REQUIRED ACTION: Among the entries below, find each line with "Gather" and show it.

Saved entries:
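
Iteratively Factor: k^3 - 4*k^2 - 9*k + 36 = (k - 3)*(k^2 - k - 12) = (k - 3)*(k + 3)*(k - 4)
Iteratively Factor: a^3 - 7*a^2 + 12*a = (a - 3)*(a^2 - 4*a) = (a - 4)*(a - 3)*(a)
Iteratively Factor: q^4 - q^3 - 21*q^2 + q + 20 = (q + 1)*(q^3 - 2*q^2 - 19*q + 20) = (q + 1)*(q + 4)*(q^2 - 6*q + 5) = (q - 1)*(q + 1)*(q + 4)*(q - 5)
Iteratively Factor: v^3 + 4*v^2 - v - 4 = (v + 1)*(v^2 + 3*v - 4) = (v + 1)*(v + 4)*(v - 1)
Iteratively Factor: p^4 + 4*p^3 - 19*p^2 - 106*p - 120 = (p + 2)*(p^3 + 2*p^2 - 23*p - 60) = (p + 2)*(p + 3)*(p^2 - p - 20) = (p - 5)*(p + 2)*(p + 3)*(p + 4)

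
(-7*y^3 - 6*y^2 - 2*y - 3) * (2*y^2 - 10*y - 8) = -14*y^5 + 58*y^4 + 112*y^3 + 62*y^2 + 46*y + 24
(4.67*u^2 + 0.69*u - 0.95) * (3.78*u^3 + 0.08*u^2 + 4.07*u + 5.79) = 17.6526*u^5 + 2.9818*u^4 + 15.4711*u^3 + 29.7716*u^2 + 0.1286*u - 5.5005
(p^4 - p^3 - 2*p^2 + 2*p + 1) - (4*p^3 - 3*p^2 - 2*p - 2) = p^4 - 5*p^3 + p^2 + 4*p + 3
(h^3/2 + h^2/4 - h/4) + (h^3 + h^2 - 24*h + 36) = 3*h^3/2 + 5*h^2/4 - 97*h/4 + 36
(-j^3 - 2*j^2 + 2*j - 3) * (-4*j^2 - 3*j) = 4*j^5 + 11*j^4 - 2*j^3 + 6*j^2 + 9*j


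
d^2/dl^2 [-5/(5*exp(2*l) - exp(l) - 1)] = 5*(2*(10*exp(l) - 1)^2*exp(l) + (20*exp(l) - 1)*(-5*exp(2*l) + exp(l) + 1))*exp(l)/(-5*exp(2*l) + exp(l) + 1)^3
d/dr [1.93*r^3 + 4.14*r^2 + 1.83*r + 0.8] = 5.79*r^2 + 8.28*r + 1.83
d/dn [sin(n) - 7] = cos(n)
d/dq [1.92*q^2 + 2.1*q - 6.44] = 3.84*q + 2.1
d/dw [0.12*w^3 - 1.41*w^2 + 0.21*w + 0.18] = 0.36*w^2 - 2.82*w + 0.21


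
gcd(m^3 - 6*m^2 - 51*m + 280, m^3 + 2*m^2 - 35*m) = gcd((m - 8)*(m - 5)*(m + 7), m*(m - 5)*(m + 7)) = m^2 + 2*m - 35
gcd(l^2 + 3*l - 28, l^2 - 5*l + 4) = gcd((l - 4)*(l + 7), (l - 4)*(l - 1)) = l - 4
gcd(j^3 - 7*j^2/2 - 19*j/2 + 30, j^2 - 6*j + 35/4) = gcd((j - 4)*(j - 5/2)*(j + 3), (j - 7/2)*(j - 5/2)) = j - 5/2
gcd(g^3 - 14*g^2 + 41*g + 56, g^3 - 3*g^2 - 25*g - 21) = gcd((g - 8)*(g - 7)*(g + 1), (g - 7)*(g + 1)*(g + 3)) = g^2 - 6*g - 7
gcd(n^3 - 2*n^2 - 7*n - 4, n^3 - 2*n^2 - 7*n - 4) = n^3 - 2*n^2 - 7*n - 4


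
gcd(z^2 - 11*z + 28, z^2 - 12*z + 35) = z - 7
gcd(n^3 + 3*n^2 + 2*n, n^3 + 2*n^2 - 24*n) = n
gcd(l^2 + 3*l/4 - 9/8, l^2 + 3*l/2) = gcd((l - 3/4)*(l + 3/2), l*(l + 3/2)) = l + 3/2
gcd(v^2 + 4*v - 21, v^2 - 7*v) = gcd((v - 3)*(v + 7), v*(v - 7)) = 1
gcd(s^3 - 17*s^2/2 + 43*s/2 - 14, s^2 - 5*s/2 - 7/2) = s - 7/2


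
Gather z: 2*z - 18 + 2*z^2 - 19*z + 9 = 2*z^2 - 17*z - 9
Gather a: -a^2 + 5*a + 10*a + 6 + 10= -a^2 + 15*a + 16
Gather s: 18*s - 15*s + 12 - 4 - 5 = 3*s + 3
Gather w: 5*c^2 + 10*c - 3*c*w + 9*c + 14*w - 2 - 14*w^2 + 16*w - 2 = 5*c^2 + 19*c - 14*w^2 + w*(30 - 3*c) - 4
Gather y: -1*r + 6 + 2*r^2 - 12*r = 2*r^2 - 13*r + 6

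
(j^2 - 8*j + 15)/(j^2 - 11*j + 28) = (j^2 - 8*j + 15)/(j^2 - 11*j + 28)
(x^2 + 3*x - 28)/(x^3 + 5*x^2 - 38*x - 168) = (x - 4)/(x^2 - 2*x - 24)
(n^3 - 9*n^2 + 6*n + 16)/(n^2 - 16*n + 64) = (n^2 - n - 2)/(n - 8)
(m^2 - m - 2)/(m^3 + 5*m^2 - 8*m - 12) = 1/(m + 6)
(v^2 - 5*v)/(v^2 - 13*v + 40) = v/(v - 8)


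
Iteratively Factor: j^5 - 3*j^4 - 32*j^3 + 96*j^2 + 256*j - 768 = (j + 4)*(j^4 - 7*j^3 - 4*j^2 + 112*j - 192) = (j + 4)^2*(j^3 - 11*j^2 + 40*j - 48) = (j - 4)*(j + 4)^2*(j^2 - 7*j + 12) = (j - 4)^2*(j + 4)^2*(j - 3)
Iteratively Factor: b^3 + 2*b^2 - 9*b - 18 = (b + 3)*(b^2 - b - 6) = (b - 3)*(b + 3)*(b + 2)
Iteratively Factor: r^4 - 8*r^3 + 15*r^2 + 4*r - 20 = (r - 2)*(r^3 - 6*r^2 + 3*r + 10) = (r - 2)^2*(r^2 - 4*r - 5) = (r - 2)^2*(r + 1)*(r - 5)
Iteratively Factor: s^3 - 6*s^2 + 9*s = (s - 3)*(s^2 - 3*s) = s*(s - 3)*(s - 3)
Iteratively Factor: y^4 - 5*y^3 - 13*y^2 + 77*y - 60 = (y - 5)*(y^3 - 13*y + 12) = (y - 5)*(y - 3)*(y^2 + 3*y - 4) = (y - 5)*(y - 3)*(y + 4)*(y - 1)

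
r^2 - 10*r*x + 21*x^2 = (r - 7*x)*(r - 3*x)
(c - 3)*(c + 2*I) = c^2 - 3*c + 2*I*c - 6*I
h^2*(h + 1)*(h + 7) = h^4 + 8*h^3 + 7*h^2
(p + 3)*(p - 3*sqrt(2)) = p^2 - 3*sqrt(2)*p + 3*p - 9*sqrt(2)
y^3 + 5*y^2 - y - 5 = (y - 1)*(y + 1)*(y + 5)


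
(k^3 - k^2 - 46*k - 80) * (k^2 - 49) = k^5 - k^4 - 95*k^3 - 31*k^2 + 2254*k + 3920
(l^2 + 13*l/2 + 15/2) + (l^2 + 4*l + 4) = 2*l^2 + 21*l/2 + 23/2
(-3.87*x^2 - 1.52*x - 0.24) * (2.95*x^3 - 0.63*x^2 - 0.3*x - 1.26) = -11.4165*x^5 - 2.0459*x^4 + 1.4106*x^3 + 5.4834*x^2 + 1.9872*x + 0.3024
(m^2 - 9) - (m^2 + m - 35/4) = -m - 1/4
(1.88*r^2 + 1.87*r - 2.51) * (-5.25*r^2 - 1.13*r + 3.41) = -9.87*r^4 - 11.9419*r^3 + 17.4752*r^2 + 9.213*r - 8.5591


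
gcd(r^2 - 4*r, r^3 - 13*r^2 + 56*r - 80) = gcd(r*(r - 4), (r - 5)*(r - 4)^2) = r - 4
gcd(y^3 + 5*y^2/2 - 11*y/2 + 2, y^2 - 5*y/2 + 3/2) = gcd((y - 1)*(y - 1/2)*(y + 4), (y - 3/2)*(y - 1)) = y - 1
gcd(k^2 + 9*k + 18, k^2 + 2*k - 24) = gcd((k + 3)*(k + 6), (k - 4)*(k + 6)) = k + 6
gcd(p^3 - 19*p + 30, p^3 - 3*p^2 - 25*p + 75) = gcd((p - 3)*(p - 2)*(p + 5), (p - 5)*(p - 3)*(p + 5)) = p^2 + 2*p - 15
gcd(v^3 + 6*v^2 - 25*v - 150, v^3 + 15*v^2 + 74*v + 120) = v^2 + 11*v + 30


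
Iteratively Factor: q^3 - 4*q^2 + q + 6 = (q - 3)*(q^2 - q - 2) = (q - 3)*(q - 2)*(q + 1)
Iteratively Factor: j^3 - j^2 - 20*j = (j - 5)*(j^2 + 4*j) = (j - 5)*(j + 4)*(j)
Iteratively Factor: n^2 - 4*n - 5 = (n + 1)*(n - 5)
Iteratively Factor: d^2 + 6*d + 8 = (d + 4)*(d + 2)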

ANSWER SPACE:
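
Gather z: 2*z - 18 + 2*z^2 - 19*z + 9 = 2*z^2 - 17*z - 9
Gather a: -a^2 + 5*a + 10*a + 6 + 10= -a^2 + 15*a + 16
Gather s: 18*s - 15*s + 12 - 4 - 5 = 3*s + 3
Gather w: 5*c^2 + 10*c - 3*c*w + 9*c + 14*w - 2 - 14*w^2 + 16*w - 2 = 5*c^2 + 19*c - 14*w^2 + w*(30 - 3*c) - 4
Gather y: -1*r + 6 + 2*r^2 - 12*r = 2*r^2 - 13*r + 6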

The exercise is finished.